**Task item:**
If a line in the records below holds the word "spans", copy it.

******

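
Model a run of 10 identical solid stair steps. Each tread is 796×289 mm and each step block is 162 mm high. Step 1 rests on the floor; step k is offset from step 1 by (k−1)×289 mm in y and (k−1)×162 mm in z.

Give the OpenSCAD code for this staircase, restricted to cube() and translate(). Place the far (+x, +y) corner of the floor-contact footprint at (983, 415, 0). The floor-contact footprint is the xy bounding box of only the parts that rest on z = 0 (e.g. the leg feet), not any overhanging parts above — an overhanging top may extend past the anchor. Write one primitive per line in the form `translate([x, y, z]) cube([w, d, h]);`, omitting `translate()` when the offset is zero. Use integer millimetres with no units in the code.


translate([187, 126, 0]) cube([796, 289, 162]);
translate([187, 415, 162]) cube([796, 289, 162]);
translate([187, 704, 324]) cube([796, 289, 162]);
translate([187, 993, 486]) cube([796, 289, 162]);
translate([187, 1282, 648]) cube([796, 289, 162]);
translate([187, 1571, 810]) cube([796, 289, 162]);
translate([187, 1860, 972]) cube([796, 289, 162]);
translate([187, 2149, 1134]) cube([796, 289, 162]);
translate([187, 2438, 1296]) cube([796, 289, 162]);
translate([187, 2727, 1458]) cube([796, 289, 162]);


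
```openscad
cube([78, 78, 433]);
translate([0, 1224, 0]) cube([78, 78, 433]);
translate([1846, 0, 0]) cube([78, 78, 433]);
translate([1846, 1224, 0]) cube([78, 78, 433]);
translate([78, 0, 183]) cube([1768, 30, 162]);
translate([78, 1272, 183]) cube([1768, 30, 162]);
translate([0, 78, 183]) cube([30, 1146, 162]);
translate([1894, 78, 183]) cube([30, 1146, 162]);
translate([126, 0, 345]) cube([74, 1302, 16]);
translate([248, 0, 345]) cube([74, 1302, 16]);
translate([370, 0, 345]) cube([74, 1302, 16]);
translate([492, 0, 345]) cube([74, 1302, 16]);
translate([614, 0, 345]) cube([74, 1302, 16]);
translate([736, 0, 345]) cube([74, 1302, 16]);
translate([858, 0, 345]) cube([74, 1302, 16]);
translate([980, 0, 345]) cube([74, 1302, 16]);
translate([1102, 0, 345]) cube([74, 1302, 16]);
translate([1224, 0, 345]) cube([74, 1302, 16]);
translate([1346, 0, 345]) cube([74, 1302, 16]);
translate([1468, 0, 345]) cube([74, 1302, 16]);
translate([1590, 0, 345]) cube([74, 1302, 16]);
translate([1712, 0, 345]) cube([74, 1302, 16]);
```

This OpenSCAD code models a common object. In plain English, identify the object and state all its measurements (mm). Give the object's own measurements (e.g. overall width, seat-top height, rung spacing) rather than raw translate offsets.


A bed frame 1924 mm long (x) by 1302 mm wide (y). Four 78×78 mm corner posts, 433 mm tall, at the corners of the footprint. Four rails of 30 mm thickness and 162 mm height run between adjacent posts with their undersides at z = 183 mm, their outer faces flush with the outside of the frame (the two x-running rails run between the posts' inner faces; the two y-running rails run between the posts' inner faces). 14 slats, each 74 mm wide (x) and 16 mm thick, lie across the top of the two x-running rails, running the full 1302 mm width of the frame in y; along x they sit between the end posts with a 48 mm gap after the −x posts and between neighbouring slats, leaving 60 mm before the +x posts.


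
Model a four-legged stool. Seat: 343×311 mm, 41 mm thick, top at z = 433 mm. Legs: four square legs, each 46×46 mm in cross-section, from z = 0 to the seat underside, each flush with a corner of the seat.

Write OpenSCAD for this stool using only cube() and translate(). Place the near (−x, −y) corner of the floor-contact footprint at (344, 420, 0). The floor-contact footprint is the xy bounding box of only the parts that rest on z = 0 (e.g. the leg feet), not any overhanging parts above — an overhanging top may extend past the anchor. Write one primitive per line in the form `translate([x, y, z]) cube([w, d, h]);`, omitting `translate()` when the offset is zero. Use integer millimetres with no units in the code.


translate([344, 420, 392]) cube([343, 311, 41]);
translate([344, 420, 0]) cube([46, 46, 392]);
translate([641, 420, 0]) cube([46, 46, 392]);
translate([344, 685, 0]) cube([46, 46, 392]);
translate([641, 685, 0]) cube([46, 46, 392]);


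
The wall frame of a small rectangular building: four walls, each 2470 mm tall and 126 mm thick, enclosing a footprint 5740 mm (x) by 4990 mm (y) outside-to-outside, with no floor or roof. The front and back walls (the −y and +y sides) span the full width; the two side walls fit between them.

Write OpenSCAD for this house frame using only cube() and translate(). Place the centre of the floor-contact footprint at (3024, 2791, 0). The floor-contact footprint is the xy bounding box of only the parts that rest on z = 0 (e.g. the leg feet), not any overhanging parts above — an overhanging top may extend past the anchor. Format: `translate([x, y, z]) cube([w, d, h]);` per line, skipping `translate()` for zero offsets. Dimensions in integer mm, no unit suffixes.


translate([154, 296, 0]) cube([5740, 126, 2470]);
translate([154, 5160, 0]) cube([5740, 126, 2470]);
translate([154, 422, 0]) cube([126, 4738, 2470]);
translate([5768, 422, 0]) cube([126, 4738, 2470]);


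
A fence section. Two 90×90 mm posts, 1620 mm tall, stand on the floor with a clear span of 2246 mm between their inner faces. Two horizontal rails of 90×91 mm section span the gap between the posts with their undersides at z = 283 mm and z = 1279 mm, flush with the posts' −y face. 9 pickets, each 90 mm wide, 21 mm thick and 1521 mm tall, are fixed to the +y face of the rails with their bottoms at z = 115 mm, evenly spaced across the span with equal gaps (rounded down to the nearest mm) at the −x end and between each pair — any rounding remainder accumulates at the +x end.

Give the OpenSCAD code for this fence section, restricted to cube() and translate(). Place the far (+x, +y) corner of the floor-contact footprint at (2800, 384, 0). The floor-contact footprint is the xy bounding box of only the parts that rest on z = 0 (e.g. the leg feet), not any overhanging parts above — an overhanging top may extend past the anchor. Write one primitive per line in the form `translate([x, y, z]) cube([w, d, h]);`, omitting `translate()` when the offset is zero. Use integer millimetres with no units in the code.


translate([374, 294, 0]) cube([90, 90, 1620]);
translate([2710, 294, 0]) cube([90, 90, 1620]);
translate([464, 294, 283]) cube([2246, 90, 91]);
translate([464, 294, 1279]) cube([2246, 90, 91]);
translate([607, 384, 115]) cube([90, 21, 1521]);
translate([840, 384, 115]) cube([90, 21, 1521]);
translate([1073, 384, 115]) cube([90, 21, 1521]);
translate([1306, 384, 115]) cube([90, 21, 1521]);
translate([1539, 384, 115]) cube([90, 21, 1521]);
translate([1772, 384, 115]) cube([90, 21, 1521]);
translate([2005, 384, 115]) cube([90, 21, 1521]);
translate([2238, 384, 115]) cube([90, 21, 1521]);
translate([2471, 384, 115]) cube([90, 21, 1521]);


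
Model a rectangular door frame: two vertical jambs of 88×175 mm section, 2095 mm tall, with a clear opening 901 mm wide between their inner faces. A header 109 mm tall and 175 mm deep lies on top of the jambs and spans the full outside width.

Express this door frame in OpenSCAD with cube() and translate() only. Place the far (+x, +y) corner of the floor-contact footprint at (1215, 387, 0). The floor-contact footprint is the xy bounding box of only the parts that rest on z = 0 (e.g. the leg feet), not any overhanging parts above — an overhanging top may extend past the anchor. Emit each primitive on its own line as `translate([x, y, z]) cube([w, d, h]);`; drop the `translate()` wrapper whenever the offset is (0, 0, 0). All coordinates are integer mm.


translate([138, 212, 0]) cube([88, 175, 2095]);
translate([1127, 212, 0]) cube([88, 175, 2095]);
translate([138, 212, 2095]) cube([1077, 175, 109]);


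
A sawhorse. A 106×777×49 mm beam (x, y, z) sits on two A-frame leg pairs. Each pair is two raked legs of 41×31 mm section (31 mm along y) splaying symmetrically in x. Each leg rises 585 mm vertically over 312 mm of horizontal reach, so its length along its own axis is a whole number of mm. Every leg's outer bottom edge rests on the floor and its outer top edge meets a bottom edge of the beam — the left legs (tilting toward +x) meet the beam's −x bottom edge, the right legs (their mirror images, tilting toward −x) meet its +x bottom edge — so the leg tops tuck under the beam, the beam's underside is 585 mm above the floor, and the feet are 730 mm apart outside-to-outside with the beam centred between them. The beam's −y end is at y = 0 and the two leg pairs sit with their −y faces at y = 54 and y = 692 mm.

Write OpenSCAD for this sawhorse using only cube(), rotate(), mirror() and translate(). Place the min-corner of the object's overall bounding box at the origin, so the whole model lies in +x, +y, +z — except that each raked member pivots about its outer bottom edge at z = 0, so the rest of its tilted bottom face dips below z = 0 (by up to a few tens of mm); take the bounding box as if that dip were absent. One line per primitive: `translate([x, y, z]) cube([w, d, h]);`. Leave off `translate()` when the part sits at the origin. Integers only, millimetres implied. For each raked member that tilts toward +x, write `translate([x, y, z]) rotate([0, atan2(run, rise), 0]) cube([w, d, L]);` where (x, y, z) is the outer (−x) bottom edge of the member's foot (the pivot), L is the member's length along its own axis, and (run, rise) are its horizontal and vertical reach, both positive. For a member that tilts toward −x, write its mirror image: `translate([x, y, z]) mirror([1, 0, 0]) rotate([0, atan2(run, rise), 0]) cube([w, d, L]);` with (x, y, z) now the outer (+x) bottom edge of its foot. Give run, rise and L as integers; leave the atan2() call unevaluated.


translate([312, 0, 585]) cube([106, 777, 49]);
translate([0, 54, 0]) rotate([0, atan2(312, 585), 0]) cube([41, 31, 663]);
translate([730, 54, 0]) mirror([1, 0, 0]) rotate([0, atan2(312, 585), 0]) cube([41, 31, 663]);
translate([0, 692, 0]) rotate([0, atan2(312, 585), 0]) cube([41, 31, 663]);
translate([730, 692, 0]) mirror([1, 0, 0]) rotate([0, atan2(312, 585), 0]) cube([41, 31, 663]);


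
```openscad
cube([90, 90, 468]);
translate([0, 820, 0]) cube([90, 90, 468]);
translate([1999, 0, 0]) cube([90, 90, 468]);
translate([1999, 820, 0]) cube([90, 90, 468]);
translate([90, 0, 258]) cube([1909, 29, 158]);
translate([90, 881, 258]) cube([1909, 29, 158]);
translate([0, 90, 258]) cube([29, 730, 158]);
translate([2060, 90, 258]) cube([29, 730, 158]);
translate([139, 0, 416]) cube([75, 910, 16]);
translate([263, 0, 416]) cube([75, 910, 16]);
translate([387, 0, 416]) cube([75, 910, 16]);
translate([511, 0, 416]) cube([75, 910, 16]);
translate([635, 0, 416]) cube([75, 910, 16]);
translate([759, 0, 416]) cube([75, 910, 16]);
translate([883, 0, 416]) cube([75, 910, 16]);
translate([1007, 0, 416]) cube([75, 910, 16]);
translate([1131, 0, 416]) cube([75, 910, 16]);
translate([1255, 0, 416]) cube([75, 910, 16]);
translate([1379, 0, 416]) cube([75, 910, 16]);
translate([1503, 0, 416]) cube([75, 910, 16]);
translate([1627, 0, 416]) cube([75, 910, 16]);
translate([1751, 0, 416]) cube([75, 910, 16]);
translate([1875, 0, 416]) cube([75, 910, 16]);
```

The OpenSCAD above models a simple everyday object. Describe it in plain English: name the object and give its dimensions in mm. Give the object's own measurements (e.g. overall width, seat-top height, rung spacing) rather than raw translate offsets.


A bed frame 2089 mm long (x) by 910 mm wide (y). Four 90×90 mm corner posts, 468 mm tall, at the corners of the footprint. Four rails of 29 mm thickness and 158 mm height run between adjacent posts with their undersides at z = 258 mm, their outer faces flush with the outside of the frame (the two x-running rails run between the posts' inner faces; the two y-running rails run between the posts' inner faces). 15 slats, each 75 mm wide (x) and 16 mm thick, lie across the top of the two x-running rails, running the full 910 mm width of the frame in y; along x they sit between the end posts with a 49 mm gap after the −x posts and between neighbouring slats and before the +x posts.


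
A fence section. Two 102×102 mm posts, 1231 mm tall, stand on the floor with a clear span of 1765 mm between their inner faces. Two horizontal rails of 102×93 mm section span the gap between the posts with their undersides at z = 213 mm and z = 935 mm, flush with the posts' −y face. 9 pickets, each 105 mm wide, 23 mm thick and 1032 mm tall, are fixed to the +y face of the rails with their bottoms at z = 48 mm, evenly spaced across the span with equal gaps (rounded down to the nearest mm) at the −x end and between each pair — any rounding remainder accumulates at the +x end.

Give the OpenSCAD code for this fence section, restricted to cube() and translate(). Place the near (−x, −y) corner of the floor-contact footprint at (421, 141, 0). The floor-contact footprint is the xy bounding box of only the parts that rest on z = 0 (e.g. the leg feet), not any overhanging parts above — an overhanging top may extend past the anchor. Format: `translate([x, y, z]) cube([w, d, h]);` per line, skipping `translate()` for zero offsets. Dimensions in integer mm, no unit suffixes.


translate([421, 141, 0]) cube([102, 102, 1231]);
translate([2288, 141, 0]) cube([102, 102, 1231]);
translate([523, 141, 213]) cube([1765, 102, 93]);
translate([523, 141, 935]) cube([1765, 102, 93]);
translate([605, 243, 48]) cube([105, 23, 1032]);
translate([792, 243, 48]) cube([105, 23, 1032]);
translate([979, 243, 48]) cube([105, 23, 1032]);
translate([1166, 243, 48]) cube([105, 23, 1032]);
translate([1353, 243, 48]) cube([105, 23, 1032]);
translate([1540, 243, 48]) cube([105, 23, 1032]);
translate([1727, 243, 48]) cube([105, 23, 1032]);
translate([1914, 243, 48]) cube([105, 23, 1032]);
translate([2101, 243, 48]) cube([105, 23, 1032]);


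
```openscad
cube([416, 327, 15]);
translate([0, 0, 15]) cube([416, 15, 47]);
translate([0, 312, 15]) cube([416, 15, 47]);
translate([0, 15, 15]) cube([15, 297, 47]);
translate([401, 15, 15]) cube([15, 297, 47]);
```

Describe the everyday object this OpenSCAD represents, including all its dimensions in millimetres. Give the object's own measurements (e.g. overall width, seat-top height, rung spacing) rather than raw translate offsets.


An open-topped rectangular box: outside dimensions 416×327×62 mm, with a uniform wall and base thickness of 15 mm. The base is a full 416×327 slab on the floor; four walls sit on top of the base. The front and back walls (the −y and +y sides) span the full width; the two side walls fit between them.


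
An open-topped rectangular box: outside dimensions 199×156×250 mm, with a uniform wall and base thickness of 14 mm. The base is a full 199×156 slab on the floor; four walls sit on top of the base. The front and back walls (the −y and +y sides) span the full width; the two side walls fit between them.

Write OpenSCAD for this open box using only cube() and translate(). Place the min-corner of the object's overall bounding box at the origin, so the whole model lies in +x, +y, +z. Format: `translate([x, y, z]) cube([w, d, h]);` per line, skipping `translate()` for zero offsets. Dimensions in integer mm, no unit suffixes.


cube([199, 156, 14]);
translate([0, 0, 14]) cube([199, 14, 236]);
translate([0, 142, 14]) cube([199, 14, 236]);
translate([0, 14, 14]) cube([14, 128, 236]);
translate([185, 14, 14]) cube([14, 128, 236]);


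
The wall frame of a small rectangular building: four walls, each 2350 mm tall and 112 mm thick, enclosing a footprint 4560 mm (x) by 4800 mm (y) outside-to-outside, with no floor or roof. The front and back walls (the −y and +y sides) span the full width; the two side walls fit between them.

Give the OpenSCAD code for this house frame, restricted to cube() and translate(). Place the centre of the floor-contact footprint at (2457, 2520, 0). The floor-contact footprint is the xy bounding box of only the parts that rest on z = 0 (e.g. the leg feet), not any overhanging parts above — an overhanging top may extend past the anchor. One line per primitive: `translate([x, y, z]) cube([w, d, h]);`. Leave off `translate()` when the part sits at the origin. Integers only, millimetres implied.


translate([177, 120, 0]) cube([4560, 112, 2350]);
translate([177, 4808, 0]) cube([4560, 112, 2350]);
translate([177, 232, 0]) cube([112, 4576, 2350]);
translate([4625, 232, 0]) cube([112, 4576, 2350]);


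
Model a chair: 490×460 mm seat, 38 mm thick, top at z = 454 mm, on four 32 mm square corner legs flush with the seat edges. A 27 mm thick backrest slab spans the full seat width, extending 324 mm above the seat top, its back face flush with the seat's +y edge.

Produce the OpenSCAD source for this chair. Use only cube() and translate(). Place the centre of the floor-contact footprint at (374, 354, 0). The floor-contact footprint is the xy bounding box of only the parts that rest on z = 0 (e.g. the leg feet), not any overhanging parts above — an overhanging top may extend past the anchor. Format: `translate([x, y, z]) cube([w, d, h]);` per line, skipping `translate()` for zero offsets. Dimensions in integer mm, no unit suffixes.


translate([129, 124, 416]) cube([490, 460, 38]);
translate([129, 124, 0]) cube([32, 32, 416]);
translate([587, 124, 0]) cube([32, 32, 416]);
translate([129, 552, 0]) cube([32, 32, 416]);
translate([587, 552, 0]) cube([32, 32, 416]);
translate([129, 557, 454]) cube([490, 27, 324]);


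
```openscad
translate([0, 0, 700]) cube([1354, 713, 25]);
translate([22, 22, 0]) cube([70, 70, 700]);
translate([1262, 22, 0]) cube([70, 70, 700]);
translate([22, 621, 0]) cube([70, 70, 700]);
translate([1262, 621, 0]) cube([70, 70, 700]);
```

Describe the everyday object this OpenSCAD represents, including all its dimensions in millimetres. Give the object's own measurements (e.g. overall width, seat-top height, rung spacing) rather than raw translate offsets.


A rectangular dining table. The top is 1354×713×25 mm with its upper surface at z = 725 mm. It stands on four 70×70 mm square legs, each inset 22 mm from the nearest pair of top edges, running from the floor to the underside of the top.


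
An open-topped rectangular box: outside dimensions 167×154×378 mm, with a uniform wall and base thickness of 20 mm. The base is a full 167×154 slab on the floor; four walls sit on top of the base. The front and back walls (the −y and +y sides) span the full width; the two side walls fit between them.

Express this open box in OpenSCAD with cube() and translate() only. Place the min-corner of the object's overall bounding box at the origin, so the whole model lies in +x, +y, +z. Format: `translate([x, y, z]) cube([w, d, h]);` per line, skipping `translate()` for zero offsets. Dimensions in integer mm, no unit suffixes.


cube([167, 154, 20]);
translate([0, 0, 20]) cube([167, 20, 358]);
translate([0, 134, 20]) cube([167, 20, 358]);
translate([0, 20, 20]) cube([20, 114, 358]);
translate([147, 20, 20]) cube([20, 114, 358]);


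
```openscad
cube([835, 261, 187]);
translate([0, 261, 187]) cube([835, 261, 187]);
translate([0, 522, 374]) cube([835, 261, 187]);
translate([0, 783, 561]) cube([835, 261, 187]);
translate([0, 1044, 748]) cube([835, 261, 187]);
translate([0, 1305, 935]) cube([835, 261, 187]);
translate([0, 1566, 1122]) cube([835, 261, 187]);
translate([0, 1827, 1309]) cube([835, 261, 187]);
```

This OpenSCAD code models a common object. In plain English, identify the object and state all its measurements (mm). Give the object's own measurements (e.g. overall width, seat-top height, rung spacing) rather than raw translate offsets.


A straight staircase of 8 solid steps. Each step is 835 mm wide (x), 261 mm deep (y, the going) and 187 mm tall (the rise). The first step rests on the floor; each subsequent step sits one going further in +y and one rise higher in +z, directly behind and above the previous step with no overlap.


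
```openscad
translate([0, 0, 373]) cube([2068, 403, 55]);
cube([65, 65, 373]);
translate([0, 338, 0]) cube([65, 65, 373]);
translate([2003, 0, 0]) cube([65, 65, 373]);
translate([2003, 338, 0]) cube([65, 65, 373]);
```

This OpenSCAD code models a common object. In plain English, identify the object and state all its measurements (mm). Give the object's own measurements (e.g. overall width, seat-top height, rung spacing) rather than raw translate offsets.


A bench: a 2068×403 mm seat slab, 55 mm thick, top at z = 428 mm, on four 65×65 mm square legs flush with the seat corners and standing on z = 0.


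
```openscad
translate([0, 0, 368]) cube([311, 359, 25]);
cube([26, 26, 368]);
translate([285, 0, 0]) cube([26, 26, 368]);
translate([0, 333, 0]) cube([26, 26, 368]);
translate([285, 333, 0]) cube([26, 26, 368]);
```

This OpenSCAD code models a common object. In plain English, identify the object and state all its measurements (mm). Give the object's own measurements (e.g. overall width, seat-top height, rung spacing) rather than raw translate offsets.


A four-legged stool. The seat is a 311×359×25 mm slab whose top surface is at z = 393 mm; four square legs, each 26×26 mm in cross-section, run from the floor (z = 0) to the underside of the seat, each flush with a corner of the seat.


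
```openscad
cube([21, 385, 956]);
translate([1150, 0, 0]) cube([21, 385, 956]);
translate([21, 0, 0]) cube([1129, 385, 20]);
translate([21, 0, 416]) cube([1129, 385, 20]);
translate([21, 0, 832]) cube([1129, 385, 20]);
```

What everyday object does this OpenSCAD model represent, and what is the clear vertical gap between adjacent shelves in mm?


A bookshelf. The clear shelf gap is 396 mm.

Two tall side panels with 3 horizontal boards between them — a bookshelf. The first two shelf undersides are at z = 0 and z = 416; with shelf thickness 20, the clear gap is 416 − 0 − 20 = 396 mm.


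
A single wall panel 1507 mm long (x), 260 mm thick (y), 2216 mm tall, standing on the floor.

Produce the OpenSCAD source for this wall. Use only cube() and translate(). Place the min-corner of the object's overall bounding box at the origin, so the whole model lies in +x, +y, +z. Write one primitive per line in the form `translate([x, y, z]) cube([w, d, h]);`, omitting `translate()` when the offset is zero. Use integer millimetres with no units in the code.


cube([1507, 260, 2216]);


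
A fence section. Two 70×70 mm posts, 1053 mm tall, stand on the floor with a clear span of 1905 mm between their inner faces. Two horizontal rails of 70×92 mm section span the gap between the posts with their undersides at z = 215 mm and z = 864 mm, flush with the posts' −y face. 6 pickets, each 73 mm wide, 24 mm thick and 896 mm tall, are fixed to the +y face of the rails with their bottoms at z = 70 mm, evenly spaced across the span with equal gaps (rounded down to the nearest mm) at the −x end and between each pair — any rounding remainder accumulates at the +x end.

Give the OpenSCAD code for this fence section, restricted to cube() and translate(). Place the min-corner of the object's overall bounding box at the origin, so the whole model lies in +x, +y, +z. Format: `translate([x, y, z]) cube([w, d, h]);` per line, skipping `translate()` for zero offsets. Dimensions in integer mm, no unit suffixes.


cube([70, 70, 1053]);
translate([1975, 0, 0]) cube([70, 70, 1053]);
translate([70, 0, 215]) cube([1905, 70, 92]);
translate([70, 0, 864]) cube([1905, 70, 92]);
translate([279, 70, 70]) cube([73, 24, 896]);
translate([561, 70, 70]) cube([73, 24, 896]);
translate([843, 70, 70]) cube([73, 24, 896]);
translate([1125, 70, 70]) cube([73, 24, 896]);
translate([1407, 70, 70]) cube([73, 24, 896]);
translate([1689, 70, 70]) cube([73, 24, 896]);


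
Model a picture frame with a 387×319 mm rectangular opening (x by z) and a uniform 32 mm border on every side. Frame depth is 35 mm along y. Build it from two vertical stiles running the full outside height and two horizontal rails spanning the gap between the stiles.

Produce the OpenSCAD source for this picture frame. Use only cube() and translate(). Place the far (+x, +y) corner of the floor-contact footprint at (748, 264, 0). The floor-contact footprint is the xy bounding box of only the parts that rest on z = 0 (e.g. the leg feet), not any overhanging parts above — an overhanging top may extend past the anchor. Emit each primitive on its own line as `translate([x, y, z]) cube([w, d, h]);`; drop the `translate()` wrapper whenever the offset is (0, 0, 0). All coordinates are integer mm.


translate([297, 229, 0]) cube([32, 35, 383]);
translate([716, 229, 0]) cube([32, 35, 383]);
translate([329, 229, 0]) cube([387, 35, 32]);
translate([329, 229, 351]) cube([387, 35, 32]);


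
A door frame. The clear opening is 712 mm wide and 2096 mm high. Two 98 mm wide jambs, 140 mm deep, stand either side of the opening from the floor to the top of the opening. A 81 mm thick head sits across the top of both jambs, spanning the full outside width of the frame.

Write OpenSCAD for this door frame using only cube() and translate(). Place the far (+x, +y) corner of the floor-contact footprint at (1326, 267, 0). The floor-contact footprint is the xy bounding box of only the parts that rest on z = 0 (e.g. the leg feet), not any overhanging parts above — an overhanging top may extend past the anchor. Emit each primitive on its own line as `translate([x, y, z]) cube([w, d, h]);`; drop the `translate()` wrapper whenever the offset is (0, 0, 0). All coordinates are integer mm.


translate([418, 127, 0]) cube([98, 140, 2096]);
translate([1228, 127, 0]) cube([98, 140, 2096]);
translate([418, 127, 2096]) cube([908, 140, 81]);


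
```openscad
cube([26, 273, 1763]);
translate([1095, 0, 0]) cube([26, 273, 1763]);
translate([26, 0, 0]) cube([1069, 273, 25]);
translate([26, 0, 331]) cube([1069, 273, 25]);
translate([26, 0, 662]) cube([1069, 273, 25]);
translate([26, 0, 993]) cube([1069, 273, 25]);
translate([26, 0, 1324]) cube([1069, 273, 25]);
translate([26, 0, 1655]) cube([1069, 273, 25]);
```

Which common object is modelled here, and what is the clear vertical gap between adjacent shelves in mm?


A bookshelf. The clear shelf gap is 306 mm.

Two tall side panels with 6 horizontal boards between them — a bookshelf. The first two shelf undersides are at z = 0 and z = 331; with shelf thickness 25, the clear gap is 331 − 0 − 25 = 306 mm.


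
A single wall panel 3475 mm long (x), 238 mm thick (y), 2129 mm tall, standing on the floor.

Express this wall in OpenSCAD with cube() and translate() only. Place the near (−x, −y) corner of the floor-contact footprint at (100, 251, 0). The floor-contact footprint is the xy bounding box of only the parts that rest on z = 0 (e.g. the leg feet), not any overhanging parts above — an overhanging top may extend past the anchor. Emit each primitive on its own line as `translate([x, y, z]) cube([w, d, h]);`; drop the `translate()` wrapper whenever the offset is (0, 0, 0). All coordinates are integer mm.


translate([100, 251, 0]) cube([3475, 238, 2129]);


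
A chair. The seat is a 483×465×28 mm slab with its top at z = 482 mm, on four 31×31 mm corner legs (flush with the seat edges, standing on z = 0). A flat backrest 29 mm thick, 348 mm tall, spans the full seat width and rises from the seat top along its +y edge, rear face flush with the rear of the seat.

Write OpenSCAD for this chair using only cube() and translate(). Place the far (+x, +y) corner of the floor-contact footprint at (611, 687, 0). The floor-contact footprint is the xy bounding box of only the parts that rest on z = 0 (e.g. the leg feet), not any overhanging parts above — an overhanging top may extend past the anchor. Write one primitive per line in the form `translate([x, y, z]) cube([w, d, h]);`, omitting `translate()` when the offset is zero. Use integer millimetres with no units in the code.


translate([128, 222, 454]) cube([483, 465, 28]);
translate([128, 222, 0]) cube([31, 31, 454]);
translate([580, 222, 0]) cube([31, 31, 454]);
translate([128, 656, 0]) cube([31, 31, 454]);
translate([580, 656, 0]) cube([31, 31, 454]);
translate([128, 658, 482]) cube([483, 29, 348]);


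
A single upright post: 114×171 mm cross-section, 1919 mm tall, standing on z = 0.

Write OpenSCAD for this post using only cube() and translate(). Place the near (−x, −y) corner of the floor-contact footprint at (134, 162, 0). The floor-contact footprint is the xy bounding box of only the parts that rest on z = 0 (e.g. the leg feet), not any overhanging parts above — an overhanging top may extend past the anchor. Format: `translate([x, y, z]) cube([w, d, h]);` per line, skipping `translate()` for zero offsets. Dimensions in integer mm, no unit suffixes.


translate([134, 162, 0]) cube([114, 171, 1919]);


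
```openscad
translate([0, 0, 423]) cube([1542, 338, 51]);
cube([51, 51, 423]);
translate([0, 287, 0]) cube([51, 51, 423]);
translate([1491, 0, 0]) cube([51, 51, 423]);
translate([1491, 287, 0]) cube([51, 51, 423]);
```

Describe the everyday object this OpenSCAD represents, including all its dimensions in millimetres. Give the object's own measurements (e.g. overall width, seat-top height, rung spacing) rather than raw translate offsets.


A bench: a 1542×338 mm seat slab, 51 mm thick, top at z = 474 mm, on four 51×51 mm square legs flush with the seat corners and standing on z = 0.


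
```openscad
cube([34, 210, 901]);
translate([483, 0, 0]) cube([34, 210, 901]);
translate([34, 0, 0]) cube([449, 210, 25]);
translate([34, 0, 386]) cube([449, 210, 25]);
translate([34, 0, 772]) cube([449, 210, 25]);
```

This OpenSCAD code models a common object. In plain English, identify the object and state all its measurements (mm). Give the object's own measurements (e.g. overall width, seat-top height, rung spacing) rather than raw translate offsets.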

******

**Result for this exercise:**
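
Model a rectangular door frame: two vertical jambs of 88×175 mm section, 2095 mm tall, with a clear opening 901 mm wide between their inner faces. A header 109 mm tall and 175 mm deep lies on top of the jambs and spans the full outside width.
Model a chair: 490×460 mm seat, 38 mm thick, top at z = 454 mm, on four 32 mm square corner legs flush with the seat edges. A 27 mm thick backrest slab spans the full seat width, extending 324 mm above the seat top, its back face flush with the seat's +y edge.
A chair. The seat is a 483×465×28 mm slab with its top at z = 482 mm, on four 31×31 mm corner legs (flush with the seat edges, standing on z = 0). A flat backrest 29 mm thick, 348 mm tall, spans the full seat width and rises from the seat top along its +y edge, rear face flush with the rear of the seat.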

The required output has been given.